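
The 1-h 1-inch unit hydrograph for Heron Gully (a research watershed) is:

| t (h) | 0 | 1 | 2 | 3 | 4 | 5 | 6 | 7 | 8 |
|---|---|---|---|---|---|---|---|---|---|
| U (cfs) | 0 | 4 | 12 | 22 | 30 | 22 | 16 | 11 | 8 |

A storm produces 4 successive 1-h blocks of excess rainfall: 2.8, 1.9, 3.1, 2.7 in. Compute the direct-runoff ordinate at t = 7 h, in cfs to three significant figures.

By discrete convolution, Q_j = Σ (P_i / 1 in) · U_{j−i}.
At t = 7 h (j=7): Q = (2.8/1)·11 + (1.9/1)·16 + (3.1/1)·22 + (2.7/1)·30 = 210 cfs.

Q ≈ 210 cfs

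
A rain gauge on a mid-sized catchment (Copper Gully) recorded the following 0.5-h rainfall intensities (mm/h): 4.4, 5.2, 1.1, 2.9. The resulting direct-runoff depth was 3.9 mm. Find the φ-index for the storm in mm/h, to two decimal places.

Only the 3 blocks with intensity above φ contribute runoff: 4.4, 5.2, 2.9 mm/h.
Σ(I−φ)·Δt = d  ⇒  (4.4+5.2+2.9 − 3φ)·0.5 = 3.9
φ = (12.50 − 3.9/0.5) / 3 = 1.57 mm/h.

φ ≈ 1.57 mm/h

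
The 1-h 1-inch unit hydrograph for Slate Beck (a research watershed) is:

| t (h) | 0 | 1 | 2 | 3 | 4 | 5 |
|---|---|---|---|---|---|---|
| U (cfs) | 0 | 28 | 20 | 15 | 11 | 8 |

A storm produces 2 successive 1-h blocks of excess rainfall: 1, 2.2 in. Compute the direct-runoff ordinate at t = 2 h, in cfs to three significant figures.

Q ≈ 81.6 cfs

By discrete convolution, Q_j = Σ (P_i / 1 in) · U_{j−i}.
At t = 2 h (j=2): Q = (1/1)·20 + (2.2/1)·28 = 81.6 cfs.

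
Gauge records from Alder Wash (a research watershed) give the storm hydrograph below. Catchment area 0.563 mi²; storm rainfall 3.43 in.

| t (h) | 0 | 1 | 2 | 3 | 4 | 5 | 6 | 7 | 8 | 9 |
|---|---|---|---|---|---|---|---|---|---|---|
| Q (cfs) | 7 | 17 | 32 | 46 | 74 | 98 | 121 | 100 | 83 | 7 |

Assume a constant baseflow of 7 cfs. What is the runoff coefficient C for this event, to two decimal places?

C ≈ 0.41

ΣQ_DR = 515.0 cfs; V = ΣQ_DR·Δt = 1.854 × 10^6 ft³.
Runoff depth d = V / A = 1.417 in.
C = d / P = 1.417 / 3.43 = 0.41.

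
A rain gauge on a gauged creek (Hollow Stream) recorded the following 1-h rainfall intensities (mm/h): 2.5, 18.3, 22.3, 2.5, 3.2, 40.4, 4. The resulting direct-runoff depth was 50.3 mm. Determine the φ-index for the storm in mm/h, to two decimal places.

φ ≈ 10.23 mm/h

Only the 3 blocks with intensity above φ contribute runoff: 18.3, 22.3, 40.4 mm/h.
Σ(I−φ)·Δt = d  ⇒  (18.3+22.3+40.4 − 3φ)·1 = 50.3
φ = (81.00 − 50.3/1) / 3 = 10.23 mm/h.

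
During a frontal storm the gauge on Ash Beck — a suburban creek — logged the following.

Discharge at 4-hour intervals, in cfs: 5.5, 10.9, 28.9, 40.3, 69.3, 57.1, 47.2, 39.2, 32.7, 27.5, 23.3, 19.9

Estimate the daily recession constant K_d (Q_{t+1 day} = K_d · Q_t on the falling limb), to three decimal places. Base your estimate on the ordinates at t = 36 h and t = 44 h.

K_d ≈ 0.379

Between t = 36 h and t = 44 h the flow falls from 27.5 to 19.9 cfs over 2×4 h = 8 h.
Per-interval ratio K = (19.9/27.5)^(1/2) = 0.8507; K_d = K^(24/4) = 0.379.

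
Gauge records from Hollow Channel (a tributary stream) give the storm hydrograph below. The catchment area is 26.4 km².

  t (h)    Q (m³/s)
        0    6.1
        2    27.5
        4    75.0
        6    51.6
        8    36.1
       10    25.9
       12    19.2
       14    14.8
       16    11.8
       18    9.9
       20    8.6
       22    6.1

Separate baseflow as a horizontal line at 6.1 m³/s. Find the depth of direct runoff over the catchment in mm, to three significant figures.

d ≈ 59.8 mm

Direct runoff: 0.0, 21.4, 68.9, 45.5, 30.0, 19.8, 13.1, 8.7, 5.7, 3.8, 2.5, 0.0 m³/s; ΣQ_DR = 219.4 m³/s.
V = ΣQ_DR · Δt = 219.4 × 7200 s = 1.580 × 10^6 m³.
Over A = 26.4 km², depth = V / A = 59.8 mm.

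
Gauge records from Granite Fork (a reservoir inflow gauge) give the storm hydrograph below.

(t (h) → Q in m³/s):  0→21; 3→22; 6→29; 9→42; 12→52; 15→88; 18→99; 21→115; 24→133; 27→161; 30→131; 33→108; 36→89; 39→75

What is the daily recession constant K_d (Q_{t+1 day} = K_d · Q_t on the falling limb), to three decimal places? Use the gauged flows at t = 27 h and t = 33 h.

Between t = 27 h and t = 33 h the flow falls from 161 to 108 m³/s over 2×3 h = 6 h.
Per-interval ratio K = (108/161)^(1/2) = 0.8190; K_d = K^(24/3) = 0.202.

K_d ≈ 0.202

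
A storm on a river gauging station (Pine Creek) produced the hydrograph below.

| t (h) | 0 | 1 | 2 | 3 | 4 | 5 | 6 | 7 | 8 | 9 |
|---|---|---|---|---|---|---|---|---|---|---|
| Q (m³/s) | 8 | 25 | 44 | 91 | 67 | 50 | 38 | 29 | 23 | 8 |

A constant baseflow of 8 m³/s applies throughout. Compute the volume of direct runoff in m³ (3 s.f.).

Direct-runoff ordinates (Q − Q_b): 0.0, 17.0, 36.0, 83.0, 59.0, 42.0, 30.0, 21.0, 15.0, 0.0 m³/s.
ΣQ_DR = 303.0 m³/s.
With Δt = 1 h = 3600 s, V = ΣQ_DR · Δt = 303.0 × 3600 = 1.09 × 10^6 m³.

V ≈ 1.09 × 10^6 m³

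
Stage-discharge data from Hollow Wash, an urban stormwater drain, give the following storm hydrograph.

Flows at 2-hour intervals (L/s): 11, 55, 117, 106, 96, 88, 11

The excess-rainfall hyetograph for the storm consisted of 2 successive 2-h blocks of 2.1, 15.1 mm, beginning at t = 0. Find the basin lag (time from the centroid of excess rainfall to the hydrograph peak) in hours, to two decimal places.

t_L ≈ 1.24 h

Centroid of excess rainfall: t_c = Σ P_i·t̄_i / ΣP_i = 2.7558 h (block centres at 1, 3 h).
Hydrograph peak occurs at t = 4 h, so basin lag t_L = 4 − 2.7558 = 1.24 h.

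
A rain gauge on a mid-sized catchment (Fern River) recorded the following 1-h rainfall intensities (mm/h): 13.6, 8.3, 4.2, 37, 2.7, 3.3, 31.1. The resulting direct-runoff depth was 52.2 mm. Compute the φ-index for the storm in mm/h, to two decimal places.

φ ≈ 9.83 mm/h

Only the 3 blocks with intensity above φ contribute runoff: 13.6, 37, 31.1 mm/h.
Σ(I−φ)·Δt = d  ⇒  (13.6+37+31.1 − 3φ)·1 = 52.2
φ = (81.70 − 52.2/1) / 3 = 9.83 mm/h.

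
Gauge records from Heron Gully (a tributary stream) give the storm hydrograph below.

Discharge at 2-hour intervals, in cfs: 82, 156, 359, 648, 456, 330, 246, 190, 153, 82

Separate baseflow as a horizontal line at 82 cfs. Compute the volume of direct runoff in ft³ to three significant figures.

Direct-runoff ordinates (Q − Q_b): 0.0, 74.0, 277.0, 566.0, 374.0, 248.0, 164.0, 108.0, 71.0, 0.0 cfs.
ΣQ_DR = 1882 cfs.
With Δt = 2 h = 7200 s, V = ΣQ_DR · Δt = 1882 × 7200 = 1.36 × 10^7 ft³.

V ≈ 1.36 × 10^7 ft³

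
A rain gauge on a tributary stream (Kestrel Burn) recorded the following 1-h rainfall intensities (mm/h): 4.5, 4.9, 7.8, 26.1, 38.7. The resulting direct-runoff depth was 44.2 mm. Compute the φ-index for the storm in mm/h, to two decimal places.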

◆ ◆ ◆ ◆ ◆ ◆ ◆

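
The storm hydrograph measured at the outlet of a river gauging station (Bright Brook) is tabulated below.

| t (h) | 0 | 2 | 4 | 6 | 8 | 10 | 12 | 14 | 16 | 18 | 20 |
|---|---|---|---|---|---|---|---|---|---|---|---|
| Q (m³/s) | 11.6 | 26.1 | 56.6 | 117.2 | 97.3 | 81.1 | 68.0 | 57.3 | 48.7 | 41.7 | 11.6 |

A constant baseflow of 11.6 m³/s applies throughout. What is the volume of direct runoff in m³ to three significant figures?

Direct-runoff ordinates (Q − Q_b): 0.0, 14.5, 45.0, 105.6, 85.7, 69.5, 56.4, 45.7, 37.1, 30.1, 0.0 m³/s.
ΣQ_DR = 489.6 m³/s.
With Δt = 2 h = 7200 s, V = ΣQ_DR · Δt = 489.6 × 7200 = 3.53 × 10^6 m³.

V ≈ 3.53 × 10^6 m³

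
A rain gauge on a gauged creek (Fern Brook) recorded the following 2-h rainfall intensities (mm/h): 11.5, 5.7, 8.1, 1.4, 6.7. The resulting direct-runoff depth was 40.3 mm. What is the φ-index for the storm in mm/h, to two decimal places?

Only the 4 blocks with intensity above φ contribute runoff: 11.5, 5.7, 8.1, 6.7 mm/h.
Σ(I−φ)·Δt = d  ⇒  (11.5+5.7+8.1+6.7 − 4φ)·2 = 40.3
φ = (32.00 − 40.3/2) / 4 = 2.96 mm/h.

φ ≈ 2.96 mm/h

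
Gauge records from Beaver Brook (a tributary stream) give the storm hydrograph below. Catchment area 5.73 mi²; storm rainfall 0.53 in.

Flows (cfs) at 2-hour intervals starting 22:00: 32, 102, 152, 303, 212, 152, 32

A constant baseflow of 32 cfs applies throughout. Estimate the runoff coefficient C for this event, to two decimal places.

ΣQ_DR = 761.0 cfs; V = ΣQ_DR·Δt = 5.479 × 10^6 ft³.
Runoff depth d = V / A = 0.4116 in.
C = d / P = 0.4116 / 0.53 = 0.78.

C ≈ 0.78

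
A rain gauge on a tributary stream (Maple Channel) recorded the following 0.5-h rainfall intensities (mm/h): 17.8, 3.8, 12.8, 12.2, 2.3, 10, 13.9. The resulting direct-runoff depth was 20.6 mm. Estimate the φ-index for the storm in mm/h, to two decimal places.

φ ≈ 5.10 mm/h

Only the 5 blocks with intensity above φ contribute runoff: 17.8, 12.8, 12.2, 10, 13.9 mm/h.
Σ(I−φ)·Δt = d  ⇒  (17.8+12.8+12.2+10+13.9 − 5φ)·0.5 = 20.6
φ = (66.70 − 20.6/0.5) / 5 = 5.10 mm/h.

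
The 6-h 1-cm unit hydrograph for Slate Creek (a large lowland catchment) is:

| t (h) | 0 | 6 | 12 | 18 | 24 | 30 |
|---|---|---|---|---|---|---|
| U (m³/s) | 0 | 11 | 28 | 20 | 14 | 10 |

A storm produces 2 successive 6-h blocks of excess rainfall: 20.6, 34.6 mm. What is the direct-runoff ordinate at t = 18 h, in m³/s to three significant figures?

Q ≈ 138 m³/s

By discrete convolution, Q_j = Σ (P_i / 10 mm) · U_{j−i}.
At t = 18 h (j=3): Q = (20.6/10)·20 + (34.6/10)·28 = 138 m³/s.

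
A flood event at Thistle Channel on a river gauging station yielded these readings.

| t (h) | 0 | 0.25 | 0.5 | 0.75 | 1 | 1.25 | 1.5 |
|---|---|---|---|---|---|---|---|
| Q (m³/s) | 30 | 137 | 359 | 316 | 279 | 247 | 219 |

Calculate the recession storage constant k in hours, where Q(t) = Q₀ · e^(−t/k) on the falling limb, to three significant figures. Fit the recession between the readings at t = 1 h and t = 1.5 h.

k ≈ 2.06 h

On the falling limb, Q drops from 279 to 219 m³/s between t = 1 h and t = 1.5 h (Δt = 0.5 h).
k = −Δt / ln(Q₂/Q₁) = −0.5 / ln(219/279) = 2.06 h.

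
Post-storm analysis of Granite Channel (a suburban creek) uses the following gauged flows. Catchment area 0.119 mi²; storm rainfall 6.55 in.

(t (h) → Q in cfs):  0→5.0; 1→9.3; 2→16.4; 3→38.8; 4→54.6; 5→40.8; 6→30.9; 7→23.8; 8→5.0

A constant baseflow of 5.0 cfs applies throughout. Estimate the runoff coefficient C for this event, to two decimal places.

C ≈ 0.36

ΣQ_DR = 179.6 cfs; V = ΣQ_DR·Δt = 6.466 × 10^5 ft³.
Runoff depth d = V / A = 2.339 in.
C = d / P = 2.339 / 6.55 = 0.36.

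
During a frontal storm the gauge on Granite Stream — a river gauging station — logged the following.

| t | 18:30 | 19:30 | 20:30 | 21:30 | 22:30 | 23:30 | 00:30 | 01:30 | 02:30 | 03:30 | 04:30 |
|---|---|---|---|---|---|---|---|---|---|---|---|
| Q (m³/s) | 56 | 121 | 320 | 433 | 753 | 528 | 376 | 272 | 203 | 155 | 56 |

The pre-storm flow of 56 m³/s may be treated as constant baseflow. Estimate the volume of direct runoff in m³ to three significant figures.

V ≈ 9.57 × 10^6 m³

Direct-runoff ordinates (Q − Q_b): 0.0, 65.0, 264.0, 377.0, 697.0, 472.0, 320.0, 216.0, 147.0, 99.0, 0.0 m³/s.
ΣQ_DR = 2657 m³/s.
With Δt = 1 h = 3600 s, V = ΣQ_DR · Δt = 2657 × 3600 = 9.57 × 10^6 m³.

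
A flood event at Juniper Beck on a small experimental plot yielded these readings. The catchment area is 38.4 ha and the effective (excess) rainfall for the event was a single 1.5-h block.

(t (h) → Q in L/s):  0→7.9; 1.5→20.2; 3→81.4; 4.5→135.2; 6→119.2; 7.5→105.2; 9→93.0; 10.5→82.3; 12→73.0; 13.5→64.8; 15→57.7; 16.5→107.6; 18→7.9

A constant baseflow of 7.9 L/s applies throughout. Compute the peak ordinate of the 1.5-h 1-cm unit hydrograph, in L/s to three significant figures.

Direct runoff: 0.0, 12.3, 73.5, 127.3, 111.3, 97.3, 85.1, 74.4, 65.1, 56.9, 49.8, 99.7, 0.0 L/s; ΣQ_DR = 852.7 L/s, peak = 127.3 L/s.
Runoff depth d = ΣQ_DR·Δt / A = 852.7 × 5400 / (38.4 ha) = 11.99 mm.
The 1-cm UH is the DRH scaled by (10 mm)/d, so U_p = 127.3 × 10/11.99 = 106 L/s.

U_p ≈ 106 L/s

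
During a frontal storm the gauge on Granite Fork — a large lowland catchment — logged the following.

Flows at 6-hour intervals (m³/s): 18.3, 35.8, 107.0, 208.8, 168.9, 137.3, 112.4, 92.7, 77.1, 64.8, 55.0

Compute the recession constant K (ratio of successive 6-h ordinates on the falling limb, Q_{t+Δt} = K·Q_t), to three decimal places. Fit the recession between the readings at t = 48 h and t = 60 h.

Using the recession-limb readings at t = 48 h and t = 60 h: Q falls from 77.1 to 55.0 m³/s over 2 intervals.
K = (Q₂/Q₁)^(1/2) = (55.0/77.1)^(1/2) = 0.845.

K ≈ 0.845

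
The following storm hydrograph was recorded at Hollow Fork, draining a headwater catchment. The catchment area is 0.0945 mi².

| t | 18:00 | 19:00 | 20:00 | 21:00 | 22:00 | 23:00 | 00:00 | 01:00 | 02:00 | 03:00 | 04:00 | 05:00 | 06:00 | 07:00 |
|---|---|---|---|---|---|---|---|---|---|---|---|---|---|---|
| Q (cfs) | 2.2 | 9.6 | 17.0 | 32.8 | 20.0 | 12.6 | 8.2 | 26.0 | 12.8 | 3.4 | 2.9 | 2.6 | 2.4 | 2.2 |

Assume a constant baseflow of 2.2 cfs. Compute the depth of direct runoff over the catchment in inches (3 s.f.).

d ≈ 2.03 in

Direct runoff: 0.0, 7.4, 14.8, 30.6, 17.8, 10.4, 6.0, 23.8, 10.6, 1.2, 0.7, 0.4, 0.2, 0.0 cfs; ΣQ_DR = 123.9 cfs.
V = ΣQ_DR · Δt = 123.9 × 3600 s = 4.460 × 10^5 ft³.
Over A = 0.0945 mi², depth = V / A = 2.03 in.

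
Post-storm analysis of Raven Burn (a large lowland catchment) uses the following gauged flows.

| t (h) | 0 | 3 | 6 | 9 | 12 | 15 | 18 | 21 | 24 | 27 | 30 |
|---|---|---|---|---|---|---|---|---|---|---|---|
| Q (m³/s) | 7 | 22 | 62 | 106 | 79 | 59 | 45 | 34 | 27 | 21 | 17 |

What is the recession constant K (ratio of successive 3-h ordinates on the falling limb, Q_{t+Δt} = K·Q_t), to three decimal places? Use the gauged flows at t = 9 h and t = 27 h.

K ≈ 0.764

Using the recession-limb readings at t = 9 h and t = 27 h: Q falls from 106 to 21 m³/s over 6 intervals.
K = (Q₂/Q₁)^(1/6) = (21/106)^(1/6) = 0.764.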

◆ ◆ ◆ ◆ ◆ ◆ ◆

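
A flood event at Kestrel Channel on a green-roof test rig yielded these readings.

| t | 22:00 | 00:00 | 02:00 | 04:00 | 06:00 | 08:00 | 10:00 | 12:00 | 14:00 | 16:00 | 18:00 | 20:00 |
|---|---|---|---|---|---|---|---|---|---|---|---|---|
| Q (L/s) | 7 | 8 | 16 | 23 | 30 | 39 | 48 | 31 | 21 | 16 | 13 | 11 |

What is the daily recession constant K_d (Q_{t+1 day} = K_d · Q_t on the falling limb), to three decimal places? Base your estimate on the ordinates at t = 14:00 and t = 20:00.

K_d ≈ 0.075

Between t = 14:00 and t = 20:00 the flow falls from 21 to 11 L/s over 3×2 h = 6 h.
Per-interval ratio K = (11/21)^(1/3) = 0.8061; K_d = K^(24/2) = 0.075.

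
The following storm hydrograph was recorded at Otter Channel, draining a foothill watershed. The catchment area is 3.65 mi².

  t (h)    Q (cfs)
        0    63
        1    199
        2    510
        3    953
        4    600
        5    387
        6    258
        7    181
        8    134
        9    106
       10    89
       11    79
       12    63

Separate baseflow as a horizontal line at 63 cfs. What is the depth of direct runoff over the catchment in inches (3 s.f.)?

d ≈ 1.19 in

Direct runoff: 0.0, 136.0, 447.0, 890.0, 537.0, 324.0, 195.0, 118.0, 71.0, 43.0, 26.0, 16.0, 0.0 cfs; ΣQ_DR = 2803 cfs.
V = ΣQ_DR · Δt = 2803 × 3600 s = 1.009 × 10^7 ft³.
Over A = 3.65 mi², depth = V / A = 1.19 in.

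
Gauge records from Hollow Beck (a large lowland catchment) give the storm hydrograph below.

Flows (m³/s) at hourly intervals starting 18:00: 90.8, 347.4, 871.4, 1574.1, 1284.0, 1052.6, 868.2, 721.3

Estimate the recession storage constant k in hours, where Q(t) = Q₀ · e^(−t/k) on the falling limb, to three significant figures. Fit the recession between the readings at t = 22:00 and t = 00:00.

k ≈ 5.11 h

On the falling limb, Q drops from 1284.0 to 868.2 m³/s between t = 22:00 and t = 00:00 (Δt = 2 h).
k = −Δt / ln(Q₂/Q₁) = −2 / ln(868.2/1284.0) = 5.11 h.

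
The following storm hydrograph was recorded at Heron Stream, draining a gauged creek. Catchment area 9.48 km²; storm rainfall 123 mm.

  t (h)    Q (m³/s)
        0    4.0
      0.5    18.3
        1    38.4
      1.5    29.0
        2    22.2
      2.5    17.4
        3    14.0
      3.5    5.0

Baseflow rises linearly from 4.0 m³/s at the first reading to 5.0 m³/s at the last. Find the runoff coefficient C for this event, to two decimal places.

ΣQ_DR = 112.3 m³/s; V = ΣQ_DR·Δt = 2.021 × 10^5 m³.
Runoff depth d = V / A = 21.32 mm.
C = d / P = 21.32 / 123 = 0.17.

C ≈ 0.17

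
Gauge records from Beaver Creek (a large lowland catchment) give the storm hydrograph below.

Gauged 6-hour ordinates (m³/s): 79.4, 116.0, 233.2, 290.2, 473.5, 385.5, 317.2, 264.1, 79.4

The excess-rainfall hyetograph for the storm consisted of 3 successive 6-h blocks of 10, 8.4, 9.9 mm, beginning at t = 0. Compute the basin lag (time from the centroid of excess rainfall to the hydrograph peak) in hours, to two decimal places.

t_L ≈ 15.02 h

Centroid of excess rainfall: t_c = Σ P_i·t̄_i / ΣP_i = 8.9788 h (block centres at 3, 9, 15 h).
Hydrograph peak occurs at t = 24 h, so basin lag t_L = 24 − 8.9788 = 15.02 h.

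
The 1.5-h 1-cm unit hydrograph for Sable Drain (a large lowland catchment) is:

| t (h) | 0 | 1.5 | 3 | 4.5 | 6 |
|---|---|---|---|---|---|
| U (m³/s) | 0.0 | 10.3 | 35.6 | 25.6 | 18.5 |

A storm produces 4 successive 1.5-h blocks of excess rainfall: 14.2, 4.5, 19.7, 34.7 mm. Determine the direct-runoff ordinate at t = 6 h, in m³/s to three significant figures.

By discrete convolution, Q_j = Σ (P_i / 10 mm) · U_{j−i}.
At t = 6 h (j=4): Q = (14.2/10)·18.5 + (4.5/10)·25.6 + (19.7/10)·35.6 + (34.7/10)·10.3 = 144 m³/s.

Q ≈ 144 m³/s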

◆ ◆ ◆ ◆ ◆ ◆ ◆

▶ _What you are asked to do_:
In the entries above, find the line holding "The 1-h 1-inch unit hydrograph for Heron" and the line holding "15 | 11 | 8 |"; print both of them and every line between, exactly, and nothing else.

▶ _Finished task_:
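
The 1-h 1-inch unit hydrograph for Heron Gully (a research watershed) is:

| t (h) | 0 | 1 | 2 | 3 | 4 | 5 | 6 | 7 | 8 |
|---|---|---|---|---|---|---|---|---|---|
| U (cfs) | 0 | 4 | 12 | 22 | 30 | 22 | 16 | 11 | 8 |

A storm produces 4 successive 1-h blocks of excess rainfall: 2.8, 1.9, 3.1, 2.7 in. Compute the direct-runoff ordinate at t = 7 h, in cfs to three significant figures.

By discrete convolution, Q_j = Σ (P_i / 1 in) · U_{j−i}.
At t = 7 h (j=7): Q = (2.8/1)·11 + (1.9/1)·16 + (3.1/1)·22 + (2.7/1)·30 = 210 cfs.

Q ≈ 210 cfs

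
A rain gauge on a mid-sized catchment (Copper Gully) recorded the following 0.5-h rainfall intensities (mm/h): 4.4, 5.2, 1.1, 2.9. The resulting direct-runoff depth was 3.9 mm. Find the φ-index for the storm in mm/h, to two decimal places.

Only the 3 blocks with intensity above φ contribute runoff: 4.4, 5.2, 2.9 mm/h.
Σ(I−φ)·Δt = d  ⇒  (4.4+5.2+2.9 − 3φ)·0.5 = 3.9
φ = (12.50 − 3.9/0.5) / 3 = 1.57 mm/h.

φ ≈ 1.57 mm/h

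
The 1-h 1-inch unit hydrograph for Slate Beck (a research watershed) is:

| t (h) | 0 | 1 | 2 | 3 | 4 | 5 |
|---|---|---|---|---|---|---|
| U (cfs) | 0 | 28 | 20 | 15 | 11 | 8 |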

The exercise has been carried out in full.